◆ **Exercise**
Show each line of the records below where the word "outcrops" occurs.

▬▬▬

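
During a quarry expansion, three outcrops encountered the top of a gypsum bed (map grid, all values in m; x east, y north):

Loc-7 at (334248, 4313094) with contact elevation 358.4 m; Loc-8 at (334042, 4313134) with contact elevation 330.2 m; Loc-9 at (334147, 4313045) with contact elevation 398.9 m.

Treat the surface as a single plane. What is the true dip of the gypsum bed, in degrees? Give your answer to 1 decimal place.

38.4°

Two edge vectors: Loc-7→Loc-8 = (-206, 40, -28.2), Loc-7→Loc-9 = (-101, -49, 40.5).
Normal n = (Loc-7→Loc-8) × (Loc-7→Loc-9) = (238.2, 11191.2, 14134).
So ∂z/∂x = −n_x/n_z = −0.01685 and ∂z/∂y = −n_y/n_z = −0.79179.
Gradient magnitude |∇z| = √(a² + b²) = √(0.00028 + 0.62694) = 0.79197.
True dip = arctan(0.79197) = 38.4°, dipping toward N (azimuth ≈ 001°).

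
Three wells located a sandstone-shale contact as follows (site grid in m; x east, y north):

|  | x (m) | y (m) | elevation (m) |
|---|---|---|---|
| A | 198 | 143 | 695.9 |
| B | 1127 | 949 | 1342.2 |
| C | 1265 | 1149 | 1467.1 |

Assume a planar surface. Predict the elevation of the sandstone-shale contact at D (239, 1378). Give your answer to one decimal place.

1156.2 m

Let the plane be z = a·x + b·y + c.
B−A: 929a + 806b = 646.3;  C−A: 1067a + 1006b = 771.2.
Solving gives a = 0.383396, b = 0.359957.
Then c = 695.9 − a·198 − b·143 = 568.51.
At (239, 1378): z = 91.6 + 496.0 + 568.51 = 1156.2 m.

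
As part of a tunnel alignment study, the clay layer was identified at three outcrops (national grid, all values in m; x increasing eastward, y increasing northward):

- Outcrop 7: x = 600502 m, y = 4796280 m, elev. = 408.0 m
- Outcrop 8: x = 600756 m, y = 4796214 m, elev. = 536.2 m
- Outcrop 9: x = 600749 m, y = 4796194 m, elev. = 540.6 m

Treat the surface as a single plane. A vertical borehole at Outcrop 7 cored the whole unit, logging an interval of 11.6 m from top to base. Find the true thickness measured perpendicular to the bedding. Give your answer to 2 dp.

Two edge vectors: Outcrop 7→Outcrop 8 = (254, -66, 128.2), Outcrop 7→Outcrop 9 = (247, -86, 132.6).
Normal n = (Outcrop 7→Outcrop 8) × (Outcrop 7→Outcrop 9) = (2273.6, -2015, -5542).
So ∂z/∂x = −n_x/n_z = 0.41025 and ∂z/∂y = −n_y/n_z = −0.36359.
|∇z| = √(a²+b²) = 0.54818, so dip δ = arctan(0.54818) = 28.73°.
True thickness = vertical thickness × cos δ = 11.6 × cos 28.73° = 10.17 m.

10.17 m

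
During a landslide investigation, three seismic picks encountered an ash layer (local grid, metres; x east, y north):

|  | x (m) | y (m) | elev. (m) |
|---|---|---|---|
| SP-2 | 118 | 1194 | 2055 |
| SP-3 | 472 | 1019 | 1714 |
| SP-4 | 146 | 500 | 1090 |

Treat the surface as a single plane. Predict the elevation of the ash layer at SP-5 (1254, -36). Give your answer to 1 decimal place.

38.9 m

Two edge vectors: SP-2→SP-3 = (354, -175, -341), SP-2→SP-4 = (28, -694, -965).
Normal n = (SP-2→SP-3) × (SP-2→SP-4) = (-67779, 332062, -240776).
So ∂z/∂x = −n_x/n_z = −0.281502 and ∂z/∂y = −n_y/n_z = 1.379132.
Intercept c from SP-2: 2055 + 33.22 − 1646.68 = 441.53.
At (1254, -36): z = −353.0 − 49.6 + 441.53 = 38.9 m.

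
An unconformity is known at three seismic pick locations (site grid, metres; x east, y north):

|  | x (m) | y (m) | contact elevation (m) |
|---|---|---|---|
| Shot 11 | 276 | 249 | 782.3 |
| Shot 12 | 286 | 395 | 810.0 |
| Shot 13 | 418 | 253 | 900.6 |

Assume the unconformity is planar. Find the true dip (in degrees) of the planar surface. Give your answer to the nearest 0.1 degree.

Two edge vectors: Shot 11→Shot 12 = (10, 146, 27.7), Shot 11→Shot 13 = (142, 4, 118.3).
Normal n = (Shot 11→Shot 12) × (Shot 11→Shot 13) = (17161, 2750.4, -20692).
So ∂z/∂x = −n_x/n_z = 0.82935 and ∂z/∂y = −n_y/n_z = 0.13292.
Gradient magnitude |∇z| = √(a² + b²) = √(0.68783 + 0.01767) = 0.83994.
True dip = arctan(0.83994) = 40.0°, dipping toward W (azimuth ≈ 261°).

40.0°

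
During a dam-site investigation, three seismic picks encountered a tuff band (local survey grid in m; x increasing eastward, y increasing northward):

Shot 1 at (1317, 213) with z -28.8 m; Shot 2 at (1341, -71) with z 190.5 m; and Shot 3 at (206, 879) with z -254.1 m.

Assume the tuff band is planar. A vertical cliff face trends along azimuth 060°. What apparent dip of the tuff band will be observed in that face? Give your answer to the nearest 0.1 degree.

32.4°

Let the plane be z = a·x + b·y + c.
Shot 2−Shot 1: 24a − 284b = 219.3;  Shot 3−Shot 1: −1111a + 666b = −225.3.
Solving gives a = −0.27398, b = −0.79534.
Unit vector along 060° is (sin 60°, cos 60°) = (0.8660, 0.5000).
Slope in that direction = a·(0.8660) + b·(0.5000) = −0.63494.
Apparent dip = arctan|0.63494| = 32.4° (true dip is 40.1°, so apparent ≤ true as expected).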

▬▬▬

◆ **The completed task**
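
During a quarry expansion, three outcrops encountered the top of a gypsum bed (map grid, all values in m; x east, y north):
As part of a tunnel alignment study, the clay layer was identified at three outcrops (national grid, all values in m; x increasing eastward, y increasing northward):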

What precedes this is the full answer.